**What to work on:** Of the entries below, return only those lines from the line with "G(s) = 50 / [(s + 20)(s + 100)]" to the line with "L(s) = 0.0002", exactly, both included.

**Data excerpts:**
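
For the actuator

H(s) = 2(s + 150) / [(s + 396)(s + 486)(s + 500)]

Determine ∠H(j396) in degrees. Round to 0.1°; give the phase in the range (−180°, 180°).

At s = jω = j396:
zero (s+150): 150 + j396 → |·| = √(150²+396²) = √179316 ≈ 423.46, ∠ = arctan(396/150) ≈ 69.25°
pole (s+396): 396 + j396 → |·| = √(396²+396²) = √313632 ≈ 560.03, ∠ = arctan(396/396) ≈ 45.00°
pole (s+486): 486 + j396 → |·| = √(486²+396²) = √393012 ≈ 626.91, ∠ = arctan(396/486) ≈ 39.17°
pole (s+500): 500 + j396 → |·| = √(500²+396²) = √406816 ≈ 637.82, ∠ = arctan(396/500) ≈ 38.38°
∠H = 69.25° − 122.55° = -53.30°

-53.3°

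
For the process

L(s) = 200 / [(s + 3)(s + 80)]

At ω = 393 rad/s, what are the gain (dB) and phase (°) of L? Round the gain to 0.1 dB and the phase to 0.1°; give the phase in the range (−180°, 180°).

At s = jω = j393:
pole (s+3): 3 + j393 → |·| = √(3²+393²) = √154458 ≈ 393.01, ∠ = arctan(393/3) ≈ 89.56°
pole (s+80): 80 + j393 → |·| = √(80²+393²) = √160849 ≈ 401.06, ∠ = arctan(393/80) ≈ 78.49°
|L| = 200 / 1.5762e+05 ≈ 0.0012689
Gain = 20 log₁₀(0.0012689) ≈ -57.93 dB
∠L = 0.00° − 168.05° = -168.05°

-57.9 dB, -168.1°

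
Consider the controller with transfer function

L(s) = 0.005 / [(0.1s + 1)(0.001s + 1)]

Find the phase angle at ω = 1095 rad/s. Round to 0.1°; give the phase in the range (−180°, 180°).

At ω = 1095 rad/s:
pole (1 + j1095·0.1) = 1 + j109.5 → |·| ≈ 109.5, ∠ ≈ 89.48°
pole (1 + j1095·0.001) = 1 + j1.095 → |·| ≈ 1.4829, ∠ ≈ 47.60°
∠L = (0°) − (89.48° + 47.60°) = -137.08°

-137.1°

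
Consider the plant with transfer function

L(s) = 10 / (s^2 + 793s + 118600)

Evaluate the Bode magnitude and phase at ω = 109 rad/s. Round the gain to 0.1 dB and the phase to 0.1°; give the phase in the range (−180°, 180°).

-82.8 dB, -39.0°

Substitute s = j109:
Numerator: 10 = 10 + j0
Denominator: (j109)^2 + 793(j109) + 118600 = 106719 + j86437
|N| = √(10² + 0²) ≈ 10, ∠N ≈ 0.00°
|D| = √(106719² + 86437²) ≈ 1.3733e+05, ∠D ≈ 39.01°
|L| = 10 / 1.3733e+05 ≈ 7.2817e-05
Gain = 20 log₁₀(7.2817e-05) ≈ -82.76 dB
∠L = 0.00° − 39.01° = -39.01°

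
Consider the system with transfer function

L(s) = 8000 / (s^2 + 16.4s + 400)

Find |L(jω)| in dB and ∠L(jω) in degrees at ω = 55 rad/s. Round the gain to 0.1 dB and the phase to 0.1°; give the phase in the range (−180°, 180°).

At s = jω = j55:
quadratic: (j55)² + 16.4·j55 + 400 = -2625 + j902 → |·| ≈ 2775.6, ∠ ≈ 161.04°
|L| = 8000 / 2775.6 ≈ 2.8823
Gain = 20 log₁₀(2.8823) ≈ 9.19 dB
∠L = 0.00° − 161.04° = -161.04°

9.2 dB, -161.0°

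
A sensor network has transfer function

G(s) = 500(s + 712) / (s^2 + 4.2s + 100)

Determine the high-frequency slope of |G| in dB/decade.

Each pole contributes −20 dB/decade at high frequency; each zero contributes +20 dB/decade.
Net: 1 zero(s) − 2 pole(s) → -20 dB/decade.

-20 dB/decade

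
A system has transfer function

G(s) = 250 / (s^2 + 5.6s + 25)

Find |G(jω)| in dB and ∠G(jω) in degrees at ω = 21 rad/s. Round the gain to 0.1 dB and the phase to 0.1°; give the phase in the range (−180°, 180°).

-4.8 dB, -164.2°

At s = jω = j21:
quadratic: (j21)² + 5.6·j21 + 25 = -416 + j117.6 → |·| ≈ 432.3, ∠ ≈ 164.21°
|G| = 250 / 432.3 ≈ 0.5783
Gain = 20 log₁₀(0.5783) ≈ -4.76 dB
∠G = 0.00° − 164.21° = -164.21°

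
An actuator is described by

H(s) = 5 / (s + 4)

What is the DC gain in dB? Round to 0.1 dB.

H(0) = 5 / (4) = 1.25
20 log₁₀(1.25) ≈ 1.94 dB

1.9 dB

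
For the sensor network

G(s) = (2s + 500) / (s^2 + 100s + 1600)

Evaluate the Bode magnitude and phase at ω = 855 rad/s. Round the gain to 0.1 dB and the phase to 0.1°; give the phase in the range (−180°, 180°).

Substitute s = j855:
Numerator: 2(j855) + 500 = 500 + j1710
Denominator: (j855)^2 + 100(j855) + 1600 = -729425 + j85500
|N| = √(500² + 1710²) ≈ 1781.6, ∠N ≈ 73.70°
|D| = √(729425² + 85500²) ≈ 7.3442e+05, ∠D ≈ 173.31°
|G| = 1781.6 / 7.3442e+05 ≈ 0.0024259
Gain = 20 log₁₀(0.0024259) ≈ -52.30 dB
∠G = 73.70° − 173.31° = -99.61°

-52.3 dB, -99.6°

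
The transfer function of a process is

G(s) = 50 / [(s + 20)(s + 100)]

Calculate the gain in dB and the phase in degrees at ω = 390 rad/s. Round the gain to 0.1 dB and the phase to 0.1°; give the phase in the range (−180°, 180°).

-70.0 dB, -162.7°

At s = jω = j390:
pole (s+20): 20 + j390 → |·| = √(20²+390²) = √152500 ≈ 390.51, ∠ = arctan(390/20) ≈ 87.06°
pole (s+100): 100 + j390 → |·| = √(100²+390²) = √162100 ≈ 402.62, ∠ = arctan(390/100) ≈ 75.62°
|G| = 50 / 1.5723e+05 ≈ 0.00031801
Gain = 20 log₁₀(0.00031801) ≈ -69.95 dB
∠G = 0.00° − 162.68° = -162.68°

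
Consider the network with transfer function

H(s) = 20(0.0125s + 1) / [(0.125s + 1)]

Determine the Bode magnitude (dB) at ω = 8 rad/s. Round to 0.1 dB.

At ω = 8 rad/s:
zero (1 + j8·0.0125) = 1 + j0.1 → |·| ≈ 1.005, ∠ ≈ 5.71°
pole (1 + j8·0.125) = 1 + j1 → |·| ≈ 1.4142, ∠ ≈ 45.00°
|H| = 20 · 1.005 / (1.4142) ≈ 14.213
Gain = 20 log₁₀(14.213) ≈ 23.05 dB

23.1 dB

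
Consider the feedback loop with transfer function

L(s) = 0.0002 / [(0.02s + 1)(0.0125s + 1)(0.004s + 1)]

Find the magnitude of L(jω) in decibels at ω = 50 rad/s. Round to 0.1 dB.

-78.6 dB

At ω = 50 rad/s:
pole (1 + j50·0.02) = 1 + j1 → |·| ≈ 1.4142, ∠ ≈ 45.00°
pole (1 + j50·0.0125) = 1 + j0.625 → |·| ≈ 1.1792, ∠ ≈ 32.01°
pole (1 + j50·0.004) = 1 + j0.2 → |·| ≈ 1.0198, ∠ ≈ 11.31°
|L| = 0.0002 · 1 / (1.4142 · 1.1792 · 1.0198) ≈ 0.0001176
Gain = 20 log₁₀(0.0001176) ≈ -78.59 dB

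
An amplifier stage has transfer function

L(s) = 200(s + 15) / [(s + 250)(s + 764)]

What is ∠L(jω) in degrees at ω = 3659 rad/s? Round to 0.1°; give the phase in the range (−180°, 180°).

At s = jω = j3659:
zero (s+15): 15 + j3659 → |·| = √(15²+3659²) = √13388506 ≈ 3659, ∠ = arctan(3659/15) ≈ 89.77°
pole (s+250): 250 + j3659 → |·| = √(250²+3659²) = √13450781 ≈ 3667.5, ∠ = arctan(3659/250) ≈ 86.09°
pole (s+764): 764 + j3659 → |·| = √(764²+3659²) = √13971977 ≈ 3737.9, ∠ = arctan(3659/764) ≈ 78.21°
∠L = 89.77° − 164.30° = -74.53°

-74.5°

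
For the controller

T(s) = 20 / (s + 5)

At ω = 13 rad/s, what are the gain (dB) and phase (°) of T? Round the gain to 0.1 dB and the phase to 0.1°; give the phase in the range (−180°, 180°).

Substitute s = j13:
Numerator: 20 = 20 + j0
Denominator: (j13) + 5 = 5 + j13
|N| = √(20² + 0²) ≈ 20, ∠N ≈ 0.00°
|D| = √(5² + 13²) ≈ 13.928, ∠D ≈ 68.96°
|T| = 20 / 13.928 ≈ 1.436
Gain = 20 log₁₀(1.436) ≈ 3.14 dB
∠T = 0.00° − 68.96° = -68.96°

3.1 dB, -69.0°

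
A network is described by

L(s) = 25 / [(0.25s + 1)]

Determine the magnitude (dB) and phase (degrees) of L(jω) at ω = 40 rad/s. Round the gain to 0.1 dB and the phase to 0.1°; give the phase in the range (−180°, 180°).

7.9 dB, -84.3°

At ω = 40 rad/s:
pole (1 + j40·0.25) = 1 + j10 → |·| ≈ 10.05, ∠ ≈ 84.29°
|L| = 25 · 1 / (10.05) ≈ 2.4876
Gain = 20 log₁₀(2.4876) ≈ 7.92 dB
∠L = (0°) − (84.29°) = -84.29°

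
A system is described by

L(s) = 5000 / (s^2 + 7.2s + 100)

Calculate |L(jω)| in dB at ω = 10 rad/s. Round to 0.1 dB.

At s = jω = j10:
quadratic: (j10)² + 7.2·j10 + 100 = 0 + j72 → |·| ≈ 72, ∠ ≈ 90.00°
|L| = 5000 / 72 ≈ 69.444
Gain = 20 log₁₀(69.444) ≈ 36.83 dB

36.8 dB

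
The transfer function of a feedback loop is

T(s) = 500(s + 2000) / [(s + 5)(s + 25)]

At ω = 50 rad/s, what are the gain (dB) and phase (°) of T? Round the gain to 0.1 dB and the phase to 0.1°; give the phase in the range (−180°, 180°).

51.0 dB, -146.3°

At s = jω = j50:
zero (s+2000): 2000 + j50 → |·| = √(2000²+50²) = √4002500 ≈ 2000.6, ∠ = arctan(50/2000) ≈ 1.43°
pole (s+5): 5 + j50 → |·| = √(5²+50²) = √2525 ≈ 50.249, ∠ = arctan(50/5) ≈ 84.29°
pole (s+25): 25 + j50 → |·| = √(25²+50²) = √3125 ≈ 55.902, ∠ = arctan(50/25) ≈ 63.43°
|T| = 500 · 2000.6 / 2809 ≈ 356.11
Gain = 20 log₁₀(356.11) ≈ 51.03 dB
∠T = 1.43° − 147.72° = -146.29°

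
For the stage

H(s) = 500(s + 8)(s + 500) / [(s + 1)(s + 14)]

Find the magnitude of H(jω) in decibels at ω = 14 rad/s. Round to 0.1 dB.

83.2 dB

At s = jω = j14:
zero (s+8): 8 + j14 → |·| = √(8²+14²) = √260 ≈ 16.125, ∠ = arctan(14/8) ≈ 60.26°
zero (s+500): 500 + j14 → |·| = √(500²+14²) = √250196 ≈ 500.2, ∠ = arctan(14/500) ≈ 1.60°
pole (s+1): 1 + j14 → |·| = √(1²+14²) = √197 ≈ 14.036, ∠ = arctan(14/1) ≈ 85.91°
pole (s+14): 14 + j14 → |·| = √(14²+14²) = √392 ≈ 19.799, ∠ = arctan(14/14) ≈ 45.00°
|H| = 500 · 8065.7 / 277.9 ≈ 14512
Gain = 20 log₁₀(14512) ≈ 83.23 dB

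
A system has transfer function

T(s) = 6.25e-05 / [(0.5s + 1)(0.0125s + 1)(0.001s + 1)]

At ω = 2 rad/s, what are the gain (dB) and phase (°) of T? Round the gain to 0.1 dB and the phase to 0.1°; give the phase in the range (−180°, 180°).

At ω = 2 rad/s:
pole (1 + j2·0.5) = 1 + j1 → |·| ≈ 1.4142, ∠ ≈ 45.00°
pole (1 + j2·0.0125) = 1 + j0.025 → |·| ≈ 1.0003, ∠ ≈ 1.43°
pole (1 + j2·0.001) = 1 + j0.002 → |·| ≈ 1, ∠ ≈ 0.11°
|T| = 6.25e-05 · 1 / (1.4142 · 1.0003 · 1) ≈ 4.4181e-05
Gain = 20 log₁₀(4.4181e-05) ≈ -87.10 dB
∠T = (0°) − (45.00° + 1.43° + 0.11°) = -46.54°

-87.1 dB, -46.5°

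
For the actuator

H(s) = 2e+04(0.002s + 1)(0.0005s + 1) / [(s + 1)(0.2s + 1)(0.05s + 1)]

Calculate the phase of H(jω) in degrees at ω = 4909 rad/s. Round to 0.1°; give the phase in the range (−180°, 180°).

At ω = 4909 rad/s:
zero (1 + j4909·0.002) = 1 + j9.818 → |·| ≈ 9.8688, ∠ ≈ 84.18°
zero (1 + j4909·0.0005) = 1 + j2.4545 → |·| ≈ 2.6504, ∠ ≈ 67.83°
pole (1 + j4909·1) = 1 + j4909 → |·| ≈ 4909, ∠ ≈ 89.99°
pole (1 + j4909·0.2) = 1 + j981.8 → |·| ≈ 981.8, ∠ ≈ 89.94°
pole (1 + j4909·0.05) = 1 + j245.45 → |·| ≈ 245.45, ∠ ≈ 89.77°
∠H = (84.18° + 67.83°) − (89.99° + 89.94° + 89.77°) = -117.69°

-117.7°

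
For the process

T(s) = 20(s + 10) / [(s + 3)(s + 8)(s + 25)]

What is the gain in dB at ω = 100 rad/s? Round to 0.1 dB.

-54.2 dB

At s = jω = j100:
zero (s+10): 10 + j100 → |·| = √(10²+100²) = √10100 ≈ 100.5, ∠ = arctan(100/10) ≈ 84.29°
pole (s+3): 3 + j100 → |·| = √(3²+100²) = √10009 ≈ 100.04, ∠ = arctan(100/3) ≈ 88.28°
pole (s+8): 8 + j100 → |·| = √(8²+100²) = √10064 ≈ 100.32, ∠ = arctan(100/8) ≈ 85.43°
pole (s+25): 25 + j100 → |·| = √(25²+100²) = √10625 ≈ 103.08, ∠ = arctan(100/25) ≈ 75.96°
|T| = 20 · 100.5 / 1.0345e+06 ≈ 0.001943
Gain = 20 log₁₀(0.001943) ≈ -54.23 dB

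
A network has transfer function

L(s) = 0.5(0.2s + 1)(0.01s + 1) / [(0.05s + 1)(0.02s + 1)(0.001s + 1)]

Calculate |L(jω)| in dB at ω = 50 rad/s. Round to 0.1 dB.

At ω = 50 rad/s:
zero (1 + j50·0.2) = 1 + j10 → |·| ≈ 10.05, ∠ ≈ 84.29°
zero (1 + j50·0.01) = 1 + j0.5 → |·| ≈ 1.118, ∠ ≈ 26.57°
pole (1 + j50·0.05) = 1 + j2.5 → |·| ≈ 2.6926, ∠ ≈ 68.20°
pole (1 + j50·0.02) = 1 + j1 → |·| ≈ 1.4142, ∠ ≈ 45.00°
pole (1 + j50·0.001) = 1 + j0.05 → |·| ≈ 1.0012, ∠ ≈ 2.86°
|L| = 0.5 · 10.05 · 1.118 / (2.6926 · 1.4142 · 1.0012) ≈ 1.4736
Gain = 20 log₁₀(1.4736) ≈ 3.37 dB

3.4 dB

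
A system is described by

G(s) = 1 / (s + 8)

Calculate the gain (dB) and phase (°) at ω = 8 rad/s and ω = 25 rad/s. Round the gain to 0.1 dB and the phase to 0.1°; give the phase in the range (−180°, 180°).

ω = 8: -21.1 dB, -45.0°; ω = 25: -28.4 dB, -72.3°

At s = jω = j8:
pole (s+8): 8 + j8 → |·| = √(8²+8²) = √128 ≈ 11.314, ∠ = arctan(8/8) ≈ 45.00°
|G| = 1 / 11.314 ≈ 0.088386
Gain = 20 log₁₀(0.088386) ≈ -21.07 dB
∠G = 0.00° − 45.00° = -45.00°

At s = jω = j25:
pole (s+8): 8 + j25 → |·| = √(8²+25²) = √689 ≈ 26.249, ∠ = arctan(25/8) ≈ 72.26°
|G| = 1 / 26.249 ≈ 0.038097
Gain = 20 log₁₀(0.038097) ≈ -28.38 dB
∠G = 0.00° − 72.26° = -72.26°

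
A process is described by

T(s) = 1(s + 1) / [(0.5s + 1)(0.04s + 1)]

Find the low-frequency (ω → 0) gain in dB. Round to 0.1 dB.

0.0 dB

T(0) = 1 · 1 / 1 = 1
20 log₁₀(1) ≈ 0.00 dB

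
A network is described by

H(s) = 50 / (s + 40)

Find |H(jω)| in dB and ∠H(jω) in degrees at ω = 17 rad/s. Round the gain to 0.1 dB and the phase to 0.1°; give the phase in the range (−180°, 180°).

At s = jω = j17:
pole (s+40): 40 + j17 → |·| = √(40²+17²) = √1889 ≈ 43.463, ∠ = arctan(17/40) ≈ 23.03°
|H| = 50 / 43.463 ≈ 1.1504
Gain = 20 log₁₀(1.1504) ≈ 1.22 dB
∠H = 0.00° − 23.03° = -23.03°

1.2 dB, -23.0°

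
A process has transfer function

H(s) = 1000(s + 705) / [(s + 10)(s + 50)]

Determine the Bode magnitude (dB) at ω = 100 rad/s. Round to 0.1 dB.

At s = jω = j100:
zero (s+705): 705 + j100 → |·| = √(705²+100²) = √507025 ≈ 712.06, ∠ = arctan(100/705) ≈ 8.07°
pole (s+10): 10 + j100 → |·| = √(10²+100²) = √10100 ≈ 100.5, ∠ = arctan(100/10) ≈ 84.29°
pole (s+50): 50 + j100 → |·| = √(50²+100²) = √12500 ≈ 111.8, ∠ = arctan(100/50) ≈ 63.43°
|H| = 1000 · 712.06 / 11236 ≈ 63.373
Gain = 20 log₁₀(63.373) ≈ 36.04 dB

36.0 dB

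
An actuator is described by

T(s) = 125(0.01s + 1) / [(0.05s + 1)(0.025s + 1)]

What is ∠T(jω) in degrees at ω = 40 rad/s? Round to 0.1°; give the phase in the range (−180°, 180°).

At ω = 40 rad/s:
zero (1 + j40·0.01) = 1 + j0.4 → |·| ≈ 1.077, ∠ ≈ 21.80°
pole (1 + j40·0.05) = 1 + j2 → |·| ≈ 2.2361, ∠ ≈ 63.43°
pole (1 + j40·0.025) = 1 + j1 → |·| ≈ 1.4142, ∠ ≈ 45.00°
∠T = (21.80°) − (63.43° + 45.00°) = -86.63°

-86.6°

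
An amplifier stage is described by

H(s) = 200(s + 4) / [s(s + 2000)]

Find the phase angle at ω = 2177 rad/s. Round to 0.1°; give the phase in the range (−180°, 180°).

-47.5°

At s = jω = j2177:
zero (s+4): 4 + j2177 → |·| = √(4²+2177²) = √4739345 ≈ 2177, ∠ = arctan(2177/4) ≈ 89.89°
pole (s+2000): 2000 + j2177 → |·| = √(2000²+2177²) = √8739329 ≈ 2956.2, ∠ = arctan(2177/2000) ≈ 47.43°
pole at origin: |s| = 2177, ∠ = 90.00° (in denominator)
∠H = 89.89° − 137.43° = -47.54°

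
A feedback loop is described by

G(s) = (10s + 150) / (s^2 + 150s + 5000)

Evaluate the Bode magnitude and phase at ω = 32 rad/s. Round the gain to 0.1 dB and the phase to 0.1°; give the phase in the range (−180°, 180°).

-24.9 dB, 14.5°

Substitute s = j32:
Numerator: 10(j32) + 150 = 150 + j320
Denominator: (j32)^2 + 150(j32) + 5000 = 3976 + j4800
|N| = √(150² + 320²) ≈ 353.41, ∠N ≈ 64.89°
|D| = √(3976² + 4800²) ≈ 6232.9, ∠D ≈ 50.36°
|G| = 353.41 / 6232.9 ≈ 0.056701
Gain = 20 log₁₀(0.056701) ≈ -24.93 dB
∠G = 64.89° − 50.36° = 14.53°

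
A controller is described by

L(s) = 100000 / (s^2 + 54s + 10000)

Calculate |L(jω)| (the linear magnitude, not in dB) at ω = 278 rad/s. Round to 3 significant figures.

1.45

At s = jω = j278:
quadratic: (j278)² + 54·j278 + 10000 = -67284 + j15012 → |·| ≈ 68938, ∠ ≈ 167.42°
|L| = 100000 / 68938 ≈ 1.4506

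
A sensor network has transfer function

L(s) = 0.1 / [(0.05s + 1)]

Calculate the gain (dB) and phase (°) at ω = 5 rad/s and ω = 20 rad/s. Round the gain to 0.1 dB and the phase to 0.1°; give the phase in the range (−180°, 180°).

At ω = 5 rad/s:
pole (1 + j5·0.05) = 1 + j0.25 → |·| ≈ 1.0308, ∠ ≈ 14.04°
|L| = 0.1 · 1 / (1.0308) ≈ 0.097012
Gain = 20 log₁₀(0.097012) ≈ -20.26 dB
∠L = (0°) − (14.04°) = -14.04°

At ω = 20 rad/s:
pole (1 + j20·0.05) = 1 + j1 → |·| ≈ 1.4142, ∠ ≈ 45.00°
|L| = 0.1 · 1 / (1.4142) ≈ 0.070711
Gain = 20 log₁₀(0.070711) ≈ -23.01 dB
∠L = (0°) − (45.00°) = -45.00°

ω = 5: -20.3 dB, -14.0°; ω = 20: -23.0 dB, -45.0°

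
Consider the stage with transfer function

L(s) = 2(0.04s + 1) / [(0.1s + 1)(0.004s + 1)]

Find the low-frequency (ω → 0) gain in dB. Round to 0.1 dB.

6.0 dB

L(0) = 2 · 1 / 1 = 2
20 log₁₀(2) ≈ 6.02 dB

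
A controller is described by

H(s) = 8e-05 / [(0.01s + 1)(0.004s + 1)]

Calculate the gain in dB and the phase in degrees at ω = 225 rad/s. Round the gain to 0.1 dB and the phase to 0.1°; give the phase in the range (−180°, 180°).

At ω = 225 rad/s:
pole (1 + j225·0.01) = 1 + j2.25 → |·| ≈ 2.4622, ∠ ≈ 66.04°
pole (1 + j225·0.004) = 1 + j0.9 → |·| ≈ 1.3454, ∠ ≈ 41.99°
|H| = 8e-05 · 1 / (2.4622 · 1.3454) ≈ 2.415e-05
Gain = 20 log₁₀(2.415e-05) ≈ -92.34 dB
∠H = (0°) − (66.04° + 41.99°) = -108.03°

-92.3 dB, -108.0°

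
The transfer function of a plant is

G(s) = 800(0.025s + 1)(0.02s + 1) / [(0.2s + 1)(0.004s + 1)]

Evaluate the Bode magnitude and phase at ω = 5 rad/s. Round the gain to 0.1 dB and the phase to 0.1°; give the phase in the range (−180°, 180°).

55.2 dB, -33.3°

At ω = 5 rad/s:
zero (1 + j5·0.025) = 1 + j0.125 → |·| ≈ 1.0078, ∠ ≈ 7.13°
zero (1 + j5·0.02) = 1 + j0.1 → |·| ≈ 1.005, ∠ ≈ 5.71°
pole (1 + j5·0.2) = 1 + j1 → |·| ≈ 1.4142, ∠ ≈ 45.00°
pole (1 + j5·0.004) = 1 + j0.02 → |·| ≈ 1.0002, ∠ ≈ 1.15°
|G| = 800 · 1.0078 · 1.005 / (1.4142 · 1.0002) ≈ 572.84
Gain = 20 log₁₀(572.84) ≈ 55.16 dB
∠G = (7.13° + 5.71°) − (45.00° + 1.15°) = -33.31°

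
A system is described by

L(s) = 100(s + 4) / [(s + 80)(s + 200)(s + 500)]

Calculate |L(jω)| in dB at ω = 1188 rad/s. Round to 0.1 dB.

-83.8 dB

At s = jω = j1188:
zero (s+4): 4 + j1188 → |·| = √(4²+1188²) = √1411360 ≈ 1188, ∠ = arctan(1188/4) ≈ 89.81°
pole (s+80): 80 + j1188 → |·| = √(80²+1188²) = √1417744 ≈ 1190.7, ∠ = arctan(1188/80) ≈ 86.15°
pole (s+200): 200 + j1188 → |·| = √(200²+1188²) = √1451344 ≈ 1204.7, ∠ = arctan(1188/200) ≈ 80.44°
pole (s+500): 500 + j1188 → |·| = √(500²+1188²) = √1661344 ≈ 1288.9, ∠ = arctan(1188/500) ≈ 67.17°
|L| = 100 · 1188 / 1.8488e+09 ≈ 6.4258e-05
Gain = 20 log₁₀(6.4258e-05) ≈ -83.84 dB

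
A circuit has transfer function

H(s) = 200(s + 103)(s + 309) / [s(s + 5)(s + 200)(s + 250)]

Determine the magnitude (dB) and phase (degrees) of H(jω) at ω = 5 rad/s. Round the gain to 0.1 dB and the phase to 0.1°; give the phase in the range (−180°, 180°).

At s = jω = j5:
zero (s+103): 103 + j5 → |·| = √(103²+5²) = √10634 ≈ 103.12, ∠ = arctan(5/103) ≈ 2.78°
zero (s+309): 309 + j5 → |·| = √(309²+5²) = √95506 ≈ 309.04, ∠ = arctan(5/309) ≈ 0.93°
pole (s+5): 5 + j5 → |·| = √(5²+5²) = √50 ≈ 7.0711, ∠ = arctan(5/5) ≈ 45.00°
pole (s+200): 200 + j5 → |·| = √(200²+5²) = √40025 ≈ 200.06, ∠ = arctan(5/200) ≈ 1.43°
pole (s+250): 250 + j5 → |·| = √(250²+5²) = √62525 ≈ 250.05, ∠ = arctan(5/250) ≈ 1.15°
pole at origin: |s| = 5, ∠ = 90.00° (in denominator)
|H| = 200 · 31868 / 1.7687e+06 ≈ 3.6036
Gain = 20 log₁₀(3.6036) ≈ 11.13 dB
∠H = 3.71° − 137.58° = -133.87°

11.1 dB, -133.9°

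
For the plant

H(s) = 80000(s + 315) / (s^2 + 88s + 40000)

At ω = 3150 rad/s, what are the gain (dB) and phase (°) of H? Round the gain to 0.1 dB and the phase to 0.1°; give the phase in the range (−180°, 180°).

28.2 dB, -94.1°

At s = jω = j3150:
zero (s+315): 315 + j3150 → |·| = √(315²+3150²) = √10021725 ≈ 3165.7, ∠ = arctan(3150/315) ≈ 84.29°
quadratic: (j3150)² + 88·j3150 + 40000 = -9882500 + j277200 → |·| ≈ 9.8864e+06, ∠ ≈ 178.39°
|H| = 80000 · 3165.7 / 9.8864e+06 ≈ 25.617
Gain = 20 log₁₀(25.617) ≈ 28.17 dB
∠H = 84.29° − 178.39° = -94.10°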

**Result of this task:**
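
G(s) = 50 / [(s + 20)(s + 100)]

Calculate the gain in dB and the phase in degrees at ω = 390 rad/s. Round the gain to 0.1 dB and the phase to 0.1°; give the phase in the range (−180°, 180°).

-70.0 dB, -162.7°

At s = jω = j390:
pole (s+20): 20 + j390 → |·| = √(20²+390²) = √152500 ≈ 390.51, ∠ = arctan(390/20) ≈ 87.06°
pole (s+100): 100 + j390 → |·| = √(100²+390²) = √162100 ≈ 402.62, ∠ = arctan(390/100) ≈ 75.62°
|G| = 50 / 1.5723e+05 ≈ 0.00031801
Gain = 20 log₁₀(0.00031801) ≈ -69.95 dB
∠G = 0.00° − 162.68° = -162.68°

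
Consider the network with transfer function

H(s) = 20(0.0125s + 1) / [(0.125s + 1)]

Determine the Bode magnitude (dB) at ω = 8 rad/s. Round to 0.1 dB.

At ω = 8 rad/s:
zero (1 + j8·0.0125) = 1 + j0.1 → |·| ≈ 1.005, ∠ ≈ 5.71°
pole (1 + j8·0.125) = 1 + j1 → |·| ≈ 1.4142, ∠ ≈ 45.00°
|H| = 20 · 1.005 / (1.4142) ≈ 14.213
Gain = 20 log₁₀(14.213) ≈ 23.05 dB

23.1 dB

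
Consider the feedback loop with transfer function

L(s) = 0.0002 / [(0.02s + 1)(0.0125s + 1)(0.004s + 1)]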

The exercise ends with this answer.